__TASK REQUIREMENTS__
Every line in the records below between the one holding "Give the resulting board as 5 lines of 5" and the one holding "Apply these presses in order: (1,0), (1,1)", inclusive, is to be set down exactly; all other lines are to be left out.

[Stored data entries]
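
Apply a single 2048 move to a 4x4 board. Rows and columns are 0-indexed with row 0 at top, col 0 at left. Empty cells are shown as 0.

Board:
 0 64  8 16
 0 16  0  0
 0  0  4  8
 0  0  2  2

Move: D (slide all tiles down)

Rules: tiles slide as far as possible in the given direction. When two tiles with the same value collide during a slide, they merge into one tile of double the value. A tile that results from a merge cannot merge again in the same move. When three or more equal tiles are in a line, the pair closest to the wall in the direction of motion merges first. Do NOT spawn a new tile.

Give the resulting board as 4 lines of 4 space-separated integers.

Slide down:
col 0: [0, 0, 0, 0] -> [0, 0, 0, 0]
col 1: [64, 16, 0, 0] -> [0, 0, 64, 16]
col 2: [8, 0, 4, 2] -> [0, 8, 4, 2]
col 3: [16, 0, 8, 2] -> [0, 16, 8, 2]

Answer:  0  0  0  0
 0  0  8 16
 0 64  4  8
 0 16  2  2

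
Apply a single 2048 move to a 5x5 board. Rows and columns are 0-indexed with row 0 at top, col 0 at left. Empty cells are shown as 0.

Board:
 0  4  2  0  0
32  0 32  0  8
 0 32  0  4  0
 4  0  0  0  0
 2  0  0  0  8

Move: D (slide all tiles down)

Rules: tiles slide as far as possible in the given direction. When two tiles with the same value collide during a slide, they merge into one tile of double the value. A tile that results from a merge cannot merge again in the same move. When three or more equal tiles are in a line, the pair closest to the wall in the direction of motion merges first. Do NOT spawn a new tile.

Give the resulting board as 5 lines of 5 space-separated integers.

Answer:  0  0  0  0  0
 0  0  0  0  0
32  0  0  0  0
 4  4  2  0  0
 2 32 32  4 16

Derivation:
Slide down:
col 0: [0, 32, 0, 4, 2] -> [0, 0, 32, 4, 2]
col 1: [4, 0, 32, 0, 0] -> [0, 0, 0, 4, 32]
col 2: [2, 32, 0, 0, 0] -> [0, 0, 0, 2, 32]
col 3: [0, 0, 4, 0, 0] -> [0, 0, 0, 0, 4]
col 4: [0, 8, 0, 0, 8] -> [0, 0, 0, 0, 16]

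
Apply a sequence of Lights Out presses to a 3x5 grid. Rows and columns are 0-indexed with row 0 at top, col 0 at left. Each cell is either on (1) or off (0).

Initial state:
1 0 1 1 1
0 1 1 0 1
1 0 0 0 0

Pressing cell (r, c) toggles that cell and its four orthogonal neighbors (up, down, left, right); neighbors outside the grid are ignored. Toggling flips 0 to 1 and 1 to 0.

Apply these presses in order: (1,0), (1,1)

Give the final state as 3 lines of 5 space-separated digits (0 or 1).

Answer: 0 1 1 1 1
0 1 0 0 1
0 1 0 0 0

Derivation:
After press 1 at (1,0):
0 0 1 1 1
1 0 1 0 1
0 0 0 0 0

After press 2 at (1,1):
0 1 1 1 1
0 1 0 0 1
0 1 0 0 0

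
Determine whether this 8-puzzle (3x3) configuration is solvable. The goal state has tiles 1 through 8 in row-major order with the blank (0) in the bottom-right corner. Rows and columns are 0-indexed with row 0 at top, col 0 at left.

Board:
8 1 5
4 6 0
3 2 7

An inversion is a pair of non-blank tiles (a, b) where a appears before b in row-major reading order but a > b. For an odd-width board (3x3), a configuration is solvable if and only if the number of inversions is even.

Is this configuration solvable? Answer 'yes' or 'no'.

Answer: no

Derivation:
Inversions (pairs i<j in row-major order where tile[i] > tile[j] > 0): 15
15 is odd, so the puzzle is not solvable.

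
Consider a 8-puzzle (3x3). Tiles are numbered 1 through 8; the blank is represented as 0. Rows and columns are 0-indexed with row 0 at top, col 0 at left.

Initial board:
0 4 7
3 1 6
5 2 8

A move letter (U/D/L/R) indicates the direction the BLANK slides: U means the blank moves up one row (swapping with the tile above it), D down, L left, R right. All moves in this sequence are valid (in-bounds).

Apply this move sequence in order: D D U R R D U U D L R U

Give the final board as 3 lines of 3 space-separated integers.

Answer: 3 4 0
1 6 7
5 2 8

Derivation:
After move 1 (D):
3 4 7
0 1 6
5 2 8

After move 2 (D):
3 4 7
5 1 6
0 2 8

After move 3 (U):
3 4 7
0 1 6
5 2 8

After move 4 (R):
3 4 7
1 0 6
5 2 8

After move 5 (R):
3 4 7
1 6 0
5 2 8

After move 6 (D):
3 4 7
1 6 8
5 2 0

After move 7 (U):
3 4 7
1 6 0
5 2 8

After move 8 (U):
3 4 0
1 6 7
5 2 8

After move 9 (D):
3 4 7
1 6 0
5 2 8

After move 10 (L):
3 4 7
1 0 6
5 2 8

After move 11 (R):
3 4 7
1 6 0
5 2 8

After move 12 (U):
3 4 0
1 6 7
5 2 8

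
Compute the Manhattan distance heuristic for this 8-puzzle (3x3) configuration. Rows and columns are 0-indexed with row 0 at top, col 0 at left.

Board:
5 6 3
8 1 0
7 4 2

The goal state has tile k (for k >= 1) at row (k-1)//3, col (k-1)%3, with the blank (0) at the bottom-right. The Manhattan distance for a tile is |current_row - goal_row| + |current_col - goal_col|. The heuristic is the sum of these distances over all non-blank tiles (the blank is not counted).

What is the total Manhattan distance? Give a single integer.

Tile 5: (0,0)->(1,1) = 2
Tile 6: (0,1)->(1,2) = 2
Tile 3: (0,2)->(0,2) = 0
Tile 8: (1,0)->(2,1) = 2
Tile 1: (1,1)->(0,0) = 2
Tile 7: (2,0)->(2,0) = 0
Tile 4: (2,1)->(1,0) = 2
Tile 2: (2,2)->(0,1) = 3
Sum: 2 + 2 + 0 + 2 + 2 + 0 + 2 + 3 = 13

Answer: 13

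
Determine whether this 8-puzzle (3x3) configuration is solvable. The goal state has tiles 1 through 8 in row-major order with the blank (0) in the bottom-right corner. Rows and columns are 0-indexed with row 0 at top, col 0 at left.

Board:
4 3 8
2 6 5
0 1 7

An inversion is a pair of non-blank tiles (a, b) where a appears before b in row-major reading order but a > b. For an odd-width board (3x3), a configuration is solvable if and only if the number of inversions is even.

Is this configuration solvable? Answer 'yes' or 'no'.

Inversions (pairs i<j in row-major order where tile[i] > tile[j] > 0): 14
14 is even, so the puzzle is solvable.

Answer: yes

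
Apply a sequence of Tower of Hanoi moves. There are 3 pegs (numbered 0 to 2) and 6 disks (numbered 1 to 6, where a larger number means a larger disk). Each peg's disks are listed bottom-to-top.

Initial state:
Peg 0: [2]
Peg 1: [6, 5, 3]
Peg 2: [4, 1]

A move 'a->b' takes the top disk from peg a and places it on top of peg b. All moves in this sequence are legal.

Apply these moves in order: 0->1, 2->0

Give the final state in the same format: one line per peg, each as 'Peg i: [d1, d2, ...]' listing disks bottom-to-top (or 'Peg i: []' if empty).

Answer: Peg 0: [1]
Peg 1: [6, 5, 3, 2]
Peg 2: [4]

Derivation:
After move 1 (0->1):
Peg 0: []
Peg 1: [6, 5, 3, 2]
Peg 2: [4, 1]

After move 2 (2->0):
Peg 0: [1]
Peg 1: [6, 5, 3, 2]
Peg 2: [4]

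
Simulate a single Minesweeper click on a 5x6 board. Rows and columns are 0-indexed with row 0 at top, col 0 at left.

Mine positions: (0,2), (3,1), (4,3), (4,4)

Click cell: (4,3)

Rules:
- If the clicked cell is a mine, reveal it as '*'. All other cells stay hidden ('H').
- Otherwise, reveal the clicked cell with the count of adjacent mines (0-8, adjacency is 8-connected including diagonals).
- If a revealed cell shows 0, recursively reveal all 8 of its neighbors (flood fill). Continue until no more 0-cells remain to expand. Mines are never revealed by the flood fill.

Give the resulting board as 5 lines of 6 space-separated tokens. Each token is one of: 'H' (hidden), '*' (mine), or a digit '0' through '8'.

H H H H H H
H H H H H H
H H H H H H
H H H H H H
H H H * H H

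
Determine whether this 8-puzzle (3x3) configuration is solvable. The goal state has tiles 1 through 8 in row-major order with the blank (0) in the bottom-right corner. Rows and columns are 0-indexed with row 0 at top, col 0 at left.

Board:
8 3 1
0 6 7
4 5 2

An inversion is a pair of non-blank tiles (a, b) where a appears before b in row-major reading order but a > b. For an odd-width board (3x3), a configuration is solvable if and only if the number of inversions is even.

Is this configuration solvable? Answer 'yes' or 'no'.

Answer: no

Derivation:
Inversions (pairs i<j in row-major order where tile[i] > tile[j] > 0): 17
17 is odd, so the puzzle is not solvable.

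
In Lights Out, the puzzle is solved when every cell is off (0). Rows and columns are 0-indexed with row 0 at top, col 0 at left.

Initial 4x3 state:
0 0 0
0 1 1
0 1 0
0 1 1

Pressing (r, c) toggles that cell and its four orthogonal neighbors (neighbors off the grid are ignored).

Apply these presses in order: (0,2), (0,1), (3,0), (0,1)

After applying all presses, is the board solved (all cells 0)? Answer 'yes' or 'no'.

Answer: no

Derivation:
After press 1 at (0,2):
0 1 1
0 1 0
0 1 0
0 1 1

After press 2 at (0,1):
1 0 0
0 0 0
0 1 0
0 1 1

After press 3 at (3,0):
1 0 0
0 0 0
1 1 0
1 0 1

After press 4 at (0,1):
0 1 1
0 1 0
1 1 0
1 0 1

Lights still on: 7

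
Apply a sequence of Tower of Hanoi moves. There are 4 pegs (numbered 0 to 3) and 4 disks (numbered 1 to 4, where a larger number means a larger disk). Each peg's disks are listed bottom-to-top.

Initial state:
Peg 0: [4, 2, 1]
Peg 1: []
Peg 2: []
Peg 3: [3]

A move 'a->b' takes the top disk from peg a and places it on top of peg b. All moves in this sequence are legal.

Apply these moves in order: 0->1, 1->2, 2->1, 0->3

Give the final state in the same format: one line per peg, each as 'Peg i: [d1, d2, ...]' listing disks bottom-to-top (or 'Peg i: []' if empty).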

__SOLUTION TO THE EXERCISE__
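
Give the resulting board as 5 lines of 5 space-separated integers.

Answer:  0  0  0  0  0
 0  0  0  0  0
32  0  0  0  0
 4  4  2  0  0
 2 32 32  4 16

Derivation:
Slide down:
col 0: [0, 32, 0, 4, 2] -> [0, 0, 32, 4, 2]
col 1: [4, 0, 32, 0, 0] -> [0, 0, 0, 4, 32]
col 2: [2, 32, 0, 0, 0] -> [0, 0, 0, 2, 32]
col 3: [0, 0, 4, 0, 0] -> [0, 0, 0, 0, 4]
col 4: [0, 8, 0, 0, 8] -> [0, 0, 0, 0, 16]

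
Apply a sequence of Lights Out presses to a 3x5 grid. Rows and columns are 0-indexed with row 0 at top, col 0 at left. Each cell is either on (1) or off (0).

Initial state:
1 0 1 1 1
0 1 1 0 1
1 0 0 0 0

Pressing cell (r, c) toggles that cell and its four orthogonal neighbors (up, down, left, right); neighbors outside the grid are ignored. Toggling flips 0 to 1 and 1 to 0.

Apply these presses in order: (1,0), (1,1)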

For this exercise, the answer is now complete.